(Saved entries)
━━━━━━━━━━━━━━━━━━━━

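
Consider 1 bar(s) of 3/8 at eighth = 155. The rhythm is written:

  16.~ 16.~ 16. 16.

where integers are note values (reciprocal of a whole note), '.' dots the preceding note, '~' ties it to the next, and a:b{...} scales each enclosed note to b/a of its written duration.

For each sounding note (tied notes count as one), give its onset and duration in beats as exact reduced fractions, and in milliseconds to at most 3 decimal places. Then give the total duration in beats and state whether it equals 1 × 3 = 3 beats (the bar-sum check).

1) 0.0ms=0b +870.968ms=9/4b
2) 870.968ms=9/4b +290.323ms=3/4b
Σ=3b of 3 (155bpm 3/8) — PASS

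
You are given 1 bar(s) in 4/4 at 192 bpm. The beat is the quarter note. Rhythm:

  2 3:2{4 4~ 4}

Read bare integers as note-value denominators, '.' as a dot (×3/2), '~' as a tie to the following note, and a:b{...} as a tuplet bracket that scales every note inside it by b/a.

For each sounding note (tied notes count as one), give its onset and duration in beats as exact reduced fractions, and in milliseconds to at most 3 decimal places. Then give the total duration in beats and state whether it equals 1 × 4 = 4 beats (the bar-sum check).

1) 0.0ms=0b +625.0ms=2b
2) 625.0ms=2b +208.333ms=2/3b
3) 833.333ms=8/3b +416.667ms=4/3b
Σ=4b of 4 (192bpm 4/4) — PASS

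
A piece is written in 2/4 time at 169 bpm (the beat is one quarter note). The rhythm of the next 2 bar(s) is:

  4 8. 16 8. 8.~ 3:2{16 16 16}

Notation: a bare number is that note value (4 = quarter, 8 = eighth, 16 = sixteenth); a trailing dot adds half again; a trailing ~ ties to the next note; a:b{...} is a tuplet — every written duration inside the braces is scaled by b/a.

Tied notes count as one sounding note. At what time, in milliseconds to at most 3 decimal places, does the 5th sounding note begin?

1. 0.0ms @ 0 + 355.03ms (1)
2. 355.03ms @ 1 + 266.272ms (3/4)
3. 621.302ms @ 7/4 + 88.757ms (1/4)
4. 710.059ms @ 2 + 266.272ms (3/4)
5. 976.331ms @ 11/4 + 325.444ms (11/12)
6. 1301.775ms @ 11/3 + 59.172ms (1/6)
7. 1360.947ms @ 23/6 + 59.172ms (1/6)

note 5 onset = 11/4b = 976.331ms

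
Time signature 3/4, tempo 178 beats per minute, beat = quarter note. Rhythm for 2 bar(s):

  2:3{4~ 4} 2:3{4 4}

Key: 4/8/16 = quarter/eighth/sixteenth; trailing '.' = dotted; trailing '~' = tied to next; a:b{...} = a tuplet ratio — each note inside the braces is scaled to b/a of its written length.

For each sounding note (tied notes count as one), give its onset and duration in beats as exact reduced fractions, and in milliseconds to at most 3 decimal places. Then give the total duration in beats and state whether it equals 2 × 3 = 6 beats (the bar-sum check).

1) 0.0ms=0b +1011.236ms=3b
2) 1011.236ms=3b +505.618ms=3/2b
3) 1516.854ms=9/2b +505.618ms=3/2b
Σ=6b of 6 (178bpm 3/4) — PASS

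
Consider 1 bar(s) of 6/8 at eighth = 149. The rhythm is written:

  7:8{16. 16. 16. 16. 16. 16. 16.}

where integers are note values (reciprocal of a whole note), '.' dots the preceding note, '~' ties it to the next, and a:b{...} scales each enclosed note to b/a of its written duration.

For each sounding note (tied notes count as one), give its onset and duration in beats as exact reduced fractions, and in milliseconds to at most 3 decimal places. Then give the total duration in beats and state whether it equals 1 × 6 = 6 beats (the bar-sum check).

1) 0.0ms=0b +345.158ms=6/7b
2) 345.158ms=6/7b +345.158ms=6/7b
3) 690.316ms=12/7b +345.158ms=6/7b
4) 1035.475ms=18/7b +345.158ms=6/7b
5) 1380.633ms=24/7b +345.158ms=6/7b
6) 1725.791ms=30/7b +345.158ms=6/7b
7) 2070.949ms=36/7b +345.158ms=6/7b
Σ=6b of 6 (149bpm 6/8) — PASS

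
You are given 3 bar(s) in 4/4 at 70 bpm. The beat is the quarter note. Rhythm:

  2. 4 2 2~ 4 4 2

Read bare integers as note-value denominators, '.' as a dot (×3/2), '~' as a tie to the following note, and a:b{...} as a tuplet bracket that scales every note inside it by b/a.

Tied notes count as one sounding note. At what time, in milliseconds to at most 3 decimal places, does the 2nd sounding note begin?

1. 0.0ms @ 0 + 2571.429ms (3)
2. 2571.429ms @ 3 + 857.143ms (1)
3. 3428.571ms @ 4 + 1714.286ms (2)
4. 5142.857ms @ 6 + 2571.429ms (3)
5. 7714.286ms @ 9 + 857.143ms (1)
6. 8571.429ms @ 10 + 1714.286ms (2)

note 2 onset = 3b = 2571.429ms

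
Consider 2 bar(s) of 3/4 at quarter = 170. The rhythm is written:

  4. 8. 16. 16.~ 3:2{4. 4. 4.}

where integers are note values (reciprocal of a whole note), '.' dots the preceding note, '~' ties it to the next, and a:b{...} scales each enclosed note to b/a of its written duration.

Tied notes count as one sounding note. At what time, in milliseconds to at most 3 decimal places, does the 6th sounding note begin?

1. 0.0ms @ 0 + 529.412ms (3/2)
2. 529.412ms @ 3/2 + 264.706ms (3/4)
3. 794.118ms @ 9/4 + 132.353ms (3/8)
4. 926.471ms @ 21/8 + 485.294ms (11/8)
5. 1411.765ms @ 4 + 352.941ms (1)
6. 1764.706ms @ 5 + 352.941ms (1)

note 6 onset = 5b = 1764.706ms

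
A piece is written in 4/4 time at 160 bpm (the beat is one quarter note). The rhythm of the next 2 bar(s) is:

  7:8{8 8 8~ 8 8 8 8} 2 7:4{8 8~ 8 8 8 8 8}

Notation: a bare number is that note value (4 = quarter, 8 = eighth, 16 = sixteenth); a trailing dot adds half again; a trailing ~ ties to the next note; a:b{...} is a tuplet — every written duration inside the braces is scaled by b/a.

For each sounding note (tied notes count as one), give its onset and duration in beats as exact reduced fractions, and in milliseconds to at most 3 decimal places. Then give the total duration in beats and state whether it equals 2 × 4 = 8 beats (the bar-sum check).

1) 0.0ms=0b +214.286ms=4/7b
2) 214.286ms=4/7b +214.286ms=4/7b
3) 428.571ms=8/7b +428.571ms=8/7b
4) 857.143ms=16/7b +214.286ms=4/7b
5) 1071.429ms=20/7b +214.286ms=4/7b
6) 1285.714ms=24/7b +214.286ms=4/7b
7) 1500.0ms=4b +750.0ms=2b
8) 2250.0ms=6b +107.143ms=2/7b
9) 2357.143ms=44/7b +214.286ms=4/7b
10) 2571.429ms=48/7b +107.143ms=2/7b
11) 2678.571ms=50/7b +107.143ms=2/7b
12) 2785.714ms=52/7b +107.143ms=2/7b
13) 2892.857ms=54/7b +107.143ms=2/7b
Σ=8b of 8 (160bpm 4/4) — PASS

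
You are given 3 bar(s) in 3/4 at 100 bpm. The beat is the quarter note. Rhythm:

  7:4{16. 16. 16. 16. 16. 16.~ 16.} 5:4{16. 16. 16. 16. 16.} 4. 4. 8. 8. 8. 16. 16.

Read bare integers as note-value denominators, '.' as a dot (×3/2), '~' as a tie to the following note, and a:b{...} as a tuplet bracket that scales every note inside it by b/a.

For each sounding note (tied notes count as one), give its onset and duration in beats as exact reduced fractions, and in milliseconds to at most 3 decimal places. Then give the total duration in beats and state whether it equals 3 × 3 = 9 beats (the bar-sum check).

1) 0.0ms=0b +128.571ms=3/14b
2) 128.571ms=3/14b +128.571ms=3/14b
3) 257.143ms=3/7b +128.571ms=3/14b
4) 385.714ms=9/14b +128.571ms=3/14b
5) 514.286ms=6/7b +128.571ms=3/14b
6) 642.857ms=15/14b +257.143ms=3/7b
7) 900.0ms=3/2b +180.0ms=3/10b
8) 1080.0ms=9/5b +180.0ms=3/10b
9) 1260.0ms=21/10b +180.0ms=3/10b
10) 1440.0ms=12/5b +180.0ms=3/10b
11) 1620.0ms=27/10b +180.0ms=3/10b
12) 1800.0ms=3b +900.0ms=3/2b
13) 2700.0ms=9/2b +900.0ms=3/2b
14) 3600.0ms=6b +450.0ms=3/4b
15) 4050.0ms=27/4b +450.0ms=3/4b
16) 4500.0ms=15/2b +450.0ms=3/4b
17) 4950.0ms=33/4b +225.0ms=3/8b
18) 5175.0ms=69/8b +225.0ms=3/8b
Σ=9b of 9 (100bpm 3/4) — PASS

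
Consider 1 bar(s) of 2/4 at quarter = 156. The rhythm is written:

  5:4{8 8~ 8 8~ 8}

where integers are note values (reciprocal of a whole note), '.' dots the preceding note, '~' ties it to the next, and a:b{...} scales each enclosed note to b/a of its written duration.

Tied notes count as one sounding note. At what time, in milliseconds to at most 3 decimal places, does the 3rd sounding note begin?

note 3 onset = 6/5b = 461.538ms

1. 0.0ms @ 0 + 153.846ms (2/5)
2. 153.846ms @ 2/5 + 307.692ms (4/5)
3. 461.538ms @ 6/5 + 307.692ms (4/5)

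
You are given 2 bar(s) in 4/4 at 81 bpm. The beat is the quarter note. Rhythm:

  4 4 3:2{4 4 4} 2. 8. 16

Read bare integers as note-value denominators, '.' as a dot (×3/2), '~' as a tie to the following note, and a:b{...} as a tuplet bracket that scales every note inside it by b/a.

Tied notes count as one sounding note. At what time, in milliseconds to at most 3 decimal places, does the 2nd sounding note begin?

note 2 onset = 1b = 740.741ms

1. 0.0ms @ 0 + 740.741ms (1)
2. 740.741ms @ 1 + 740.741ms (1)
3. 1481.481ms @ 2 + 493.827ms (2/3)
4. 1975.309ms @ 8/3 + 493.827ms (2/3)
5. 2469.136ms @ 10/3 + 493.827ms (2/3)
6. 2962.963ms @ 4 + 2222.222ms (3)
7. 5185.185ms @ 7 + 555.556ms (3/4)
8. 5740.741ms @ 31/4 + 185.185ms (1/4)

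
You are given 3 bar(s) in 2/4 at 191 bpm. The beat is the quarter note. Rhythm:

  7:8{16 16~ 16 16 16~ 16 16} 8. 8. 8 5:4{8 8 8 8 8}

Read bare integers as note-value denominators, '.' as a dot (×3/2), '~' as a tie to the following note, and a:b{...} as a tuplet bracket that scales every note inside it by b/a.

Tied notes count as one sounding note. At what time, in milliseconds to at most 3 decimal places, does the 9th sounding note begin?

note 9 onset = 4b = 1256.545ms

1. 0.0ms @ 0 + 89.753ms (2/7)
2. 89.753ms @ 2/7 + 179.506ms (4/7)
3. 269.26ms @ 6/7 + 89.753ms (2/7)
4. 359.013ms @ 8/7 + 179.506ms (4/7)
5. 538.519ms @ 12/7 + 89.753ms (2/7)
6. 628.272ms @ 2 + 235.602ms (3/4)
7. 863.874ms @ 11/4 + 235.602ms (3/4)
8. 1099.476ms @ 7/2 + 157.068ms (1/2)
9. 1256.545ms @ 4 + 125.654ms (2/5)
10. 1382.199ms @ 22/5 + 125.654ms (2/5)
11. 1507.853ms @ 24/5 + 125.654ms (2/5)
12. 1633.508ms @ 26/5 + 125.654ms (2/5)
13. 1759.162ms @ 28/5 + 125.654ms (2/5)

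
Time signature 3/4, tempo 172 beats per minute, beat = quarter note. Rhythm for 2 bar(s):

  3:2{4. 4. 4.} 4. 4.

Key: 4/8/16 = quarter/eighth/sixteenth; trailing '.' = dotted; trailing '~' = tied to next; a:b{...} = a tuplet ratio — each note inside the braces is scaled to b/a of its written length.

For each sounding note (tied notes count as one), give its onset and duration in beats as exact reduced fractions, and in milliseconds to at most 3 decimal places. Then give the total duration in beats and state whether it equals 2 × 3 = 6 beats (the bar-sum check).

1) 0.0ms=0b +348.837ms=1b
2) 348.837ms=1b +348.837ms=1b
3) 697.674ms=2b +348.837ms=1b
4) 1046.512ms=3b +523.256ms=3/2b
5) 1569.767ms=9/2b +523.256ms=3/2b
Σ=6b of 6 (172bpm 3/4) — PASS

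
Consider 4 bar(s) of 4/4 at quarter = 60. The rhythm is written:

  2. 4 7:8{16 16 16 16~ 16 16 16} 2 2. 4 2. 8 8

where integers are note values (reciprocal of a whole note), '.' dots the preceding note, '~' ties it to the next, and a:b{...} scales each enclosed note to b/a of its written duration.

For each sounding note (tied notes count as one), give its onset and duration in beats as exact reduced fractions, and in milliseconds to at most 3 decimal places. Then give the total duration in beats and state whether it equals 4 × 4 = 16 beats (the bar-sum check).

1) 0.0ms=0b +3000.0ms=3b
2) 3000.0ms=3b +1000.0ms=1b
3) 4000.0ms=4b +285.714ms=2/7b
4) 4285.714ms=30/7b +285.714ms=2/7b
5) 4571.429ms=32/7b +285.714ms=2/7b
6) 4857.143ms=34/7b +571.429ms=4/7b
7) 5428.571ms=38/7b +285.714ms=2/7b
8) 5714.286ms=40/7b +285.714ms=2/7b
9) 6000.0ms=6b +2000.0ms=2b
10) 8000.0ms=8b +3000.0ms=3b
11) 11000.0ms=11b +1000.0ms=1b
12) 12000.0ms=12b +3000.0ms=3b
13) 15000.0ms=15b +500.0ms=1/2b
14) 15500.0ms=31/2b +500.0ms=1/2b
Σ=16b of 16 (60bpm 4/4) — PASS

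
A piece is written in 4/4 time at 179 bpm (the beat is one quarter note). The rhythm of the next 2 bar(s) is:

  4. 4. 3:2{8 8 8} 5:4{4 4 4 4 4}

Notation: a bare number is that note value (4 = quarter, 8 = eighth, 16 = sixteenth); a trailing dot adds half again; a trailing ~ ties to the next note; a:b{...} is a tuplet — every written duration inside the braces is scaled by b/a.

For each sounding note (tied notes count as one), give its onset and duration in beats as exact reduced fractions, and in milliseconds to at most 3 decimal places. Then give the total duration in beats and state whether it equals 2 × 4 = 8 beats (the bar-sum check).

1) 0.0ms=0b +502.793ms=3/2b
2) 502.793ms=3/2b +502.793ms=3/2b
3) 1005.587ms=3b +111.732ms=1/3b
4) 1117.318ms=10/3b +111.732ms=1/3b
5) 1229.05ms=11/3b +111.732ms=1/3b
6) 1340.782ms=4b +268.156ms=4/5b
7) 1608.939ms=24/5b +268.156ms=4/5b
8) 1877.095ms=28/5b +268.156ms=4/5b
9) 2145.251ms=32/5b +268.156ms=4/5b
10) 2413.408ms=36/5b +268.156ms=4/5b
Σ=8b of 8 (179bpm 4/4) — PASS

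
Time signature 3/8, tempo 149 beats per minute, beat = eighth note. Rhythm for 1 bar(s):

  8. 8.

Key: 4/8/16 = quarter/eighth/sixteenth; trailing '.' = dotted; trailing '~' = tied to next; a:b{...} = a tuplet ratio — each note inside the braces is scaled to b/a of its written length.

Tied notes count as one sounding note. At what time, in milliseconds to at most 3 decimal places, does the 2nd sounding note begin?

note 2 onset = 3/2b = 604.027ms

1. 0.0ms @ 0 + 604.027ms (3/2)
2. 604.027ms @ 3/2 + 604.027ms (3/2)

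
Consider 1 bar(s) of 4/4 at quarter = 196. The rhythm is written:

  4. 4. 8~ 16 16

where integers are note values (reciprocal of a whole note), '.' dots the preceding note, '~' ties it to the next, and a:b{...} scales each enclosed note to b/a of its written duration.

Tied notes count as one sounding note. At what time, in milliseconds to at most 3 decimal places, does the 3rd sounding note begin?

note 3 onset = 3b = 918.367ms

1. 0.0ms @ 0 + 459.184ms (3/2)
2. 459.184ms @ 3/2 + 459.184ms (3/2)
3. 918.367ms @ 3 + 229.592ms (3/4)
4. 1147.959ms @ 15/4 + 76.531ms (1/4)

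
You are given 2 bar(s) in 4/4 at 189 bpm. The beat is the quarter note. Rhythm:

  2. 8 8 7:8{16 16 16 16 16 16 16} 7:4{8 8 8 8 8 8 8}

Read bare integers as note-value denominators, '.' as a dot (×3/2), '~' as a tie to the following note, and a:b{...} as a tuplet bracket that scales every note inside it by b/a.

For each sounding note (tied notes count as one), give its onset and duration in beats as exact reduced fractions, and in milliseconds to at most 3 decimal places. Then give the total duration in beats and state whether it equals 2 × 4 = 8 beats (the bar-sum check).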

━━━━━━━━━━━━━━━━━━━━

-- Required action --
Using the data above, tally each line in which "minute" appears and give the number with no other words.

-- Solution to this task --
3